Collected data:
━━━━━━

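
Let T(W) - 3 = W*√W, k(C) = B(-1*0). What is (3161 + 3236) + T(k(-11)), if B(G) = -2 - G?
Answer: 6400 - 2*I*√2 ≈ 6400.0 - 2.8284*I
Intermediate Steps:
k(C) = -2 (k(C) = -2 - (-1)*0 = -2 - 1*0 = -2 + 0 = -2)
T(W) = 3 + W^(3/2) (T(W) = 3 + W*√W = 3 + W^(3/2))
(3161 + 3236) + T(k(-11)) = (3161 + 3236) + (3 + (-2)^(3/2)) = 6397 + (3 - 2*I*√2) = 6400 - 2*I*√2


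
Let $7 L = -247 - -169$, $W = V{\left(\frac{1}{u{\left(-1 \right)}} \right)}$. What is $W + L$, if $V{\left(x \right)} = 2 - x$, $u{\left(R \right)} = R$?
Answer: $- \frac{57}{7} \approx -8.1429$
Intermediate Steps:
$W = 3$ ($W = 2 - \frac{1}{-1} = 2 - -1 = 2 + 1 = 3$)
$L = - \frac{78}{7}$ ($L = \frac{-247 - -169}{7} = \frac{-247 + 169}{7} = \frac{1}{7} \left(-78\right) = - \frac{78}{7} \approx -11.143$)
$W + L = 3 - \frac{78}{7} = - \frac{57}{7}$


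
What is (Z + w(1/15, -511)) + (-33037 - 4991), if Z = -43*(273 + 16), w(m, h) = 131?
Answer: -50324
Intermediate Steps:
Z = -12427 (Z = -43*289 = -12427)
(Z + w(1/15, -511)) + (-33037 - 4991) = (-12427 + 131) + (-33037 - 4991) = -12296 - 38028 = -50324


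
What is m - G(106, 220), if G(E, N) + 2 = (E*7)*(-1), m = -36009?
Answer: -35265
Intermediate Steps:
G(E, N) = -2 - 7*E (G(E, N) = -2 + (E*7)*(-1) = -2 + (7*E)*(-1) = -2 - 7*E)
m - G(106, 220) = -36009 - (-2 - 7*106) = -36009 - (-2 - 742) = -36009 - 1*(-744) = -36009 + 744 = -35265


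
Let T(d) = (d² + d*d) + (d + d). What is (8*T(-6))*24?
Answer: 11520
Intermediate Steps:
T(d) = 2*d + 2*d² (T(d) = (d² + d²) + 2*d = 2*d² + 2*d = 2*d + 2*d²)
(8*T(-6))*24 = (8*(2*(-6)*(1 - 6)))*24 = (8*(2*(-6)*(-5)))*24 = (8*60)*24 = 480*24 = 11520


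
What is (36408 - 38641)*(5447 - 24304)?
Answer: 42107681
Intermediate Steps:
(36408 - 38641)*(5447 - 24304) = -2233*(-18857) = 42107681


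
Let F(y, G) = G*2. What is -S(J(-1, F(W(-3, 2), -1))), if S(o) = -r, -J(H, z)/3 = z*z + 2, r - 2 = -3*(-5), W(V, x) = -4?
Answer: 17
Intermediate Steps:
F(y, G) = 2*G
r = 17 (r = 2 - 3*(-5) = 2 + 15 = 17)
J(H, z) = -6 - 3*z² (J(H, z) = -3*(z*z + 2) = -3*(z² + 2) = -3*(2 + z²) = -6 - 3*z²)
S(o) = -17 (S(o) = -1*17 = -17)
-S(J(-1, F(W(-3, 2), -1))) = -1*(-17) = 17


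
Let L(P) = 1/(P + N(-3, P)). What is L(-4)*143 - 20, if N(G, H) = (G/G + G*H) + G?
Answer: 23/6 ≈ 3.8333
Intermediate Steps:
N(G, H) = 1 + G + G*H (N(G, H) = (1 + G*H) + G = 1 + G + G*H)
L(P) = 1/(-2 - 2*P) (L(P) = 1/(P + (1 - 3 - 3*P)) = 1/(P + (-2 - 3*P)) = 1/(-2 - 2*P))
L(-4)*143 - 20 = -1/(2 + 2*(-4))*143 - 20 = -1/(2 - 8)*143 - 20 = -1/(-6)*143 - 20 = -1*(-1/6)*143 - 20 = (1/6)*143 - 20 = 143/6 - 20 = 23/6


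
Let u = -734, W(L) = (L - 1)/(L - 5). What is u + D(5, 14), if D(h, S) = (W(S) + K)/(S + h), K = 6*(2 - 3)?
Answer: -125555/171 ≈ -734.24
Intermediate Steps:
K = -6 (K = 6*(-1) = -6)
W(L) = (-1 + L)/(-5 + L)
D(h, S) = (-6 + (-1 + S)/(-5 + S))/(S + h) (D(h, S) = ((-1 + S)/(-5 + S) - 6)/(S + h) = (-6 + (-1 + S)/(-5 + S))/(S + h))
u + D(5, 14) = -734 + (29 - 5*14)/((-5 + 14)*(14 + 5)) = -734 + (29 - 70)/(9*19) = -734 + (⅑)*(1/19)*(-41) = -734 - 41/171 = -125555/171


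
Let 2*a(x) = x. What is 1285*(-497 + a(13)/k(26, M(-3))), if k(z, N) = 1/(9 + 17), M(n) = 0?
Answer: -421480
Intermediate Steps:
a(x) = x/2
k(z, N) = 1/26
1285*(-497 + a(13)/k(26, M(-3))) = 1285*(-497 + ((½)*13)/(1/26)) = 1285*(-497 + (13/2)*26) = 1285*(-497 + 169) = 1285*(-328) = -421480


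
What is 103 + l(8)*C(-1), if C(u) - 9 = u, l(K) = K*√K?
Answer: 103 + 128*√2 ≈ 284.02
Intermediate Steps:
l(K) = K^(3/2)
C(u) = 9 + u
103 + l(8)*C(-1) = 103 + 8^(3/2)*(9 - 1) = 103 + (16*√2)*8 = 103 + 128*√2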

━━━━━━

WHAT THE TASK ASKS:
From the data above, copy out every line with the string "Answer" in it.

SOLUTION TO THE EXERCISE:
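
Answer: 6400 - 2*I*√2 ≈ 6400.0 - 2.8284*I
Answer: $- \frac{57}{7} \approx -8.1429$
Answer: -50324
Answer: -35265
Answer: 11520
Answer: 42107681
Answer: 17
Answer: 23/6 ≈ 3.8333
Answer: -125555/171 ≈ -734.24
Answer: -421480
Answer: 103 + 128*√2 ≈ 284.02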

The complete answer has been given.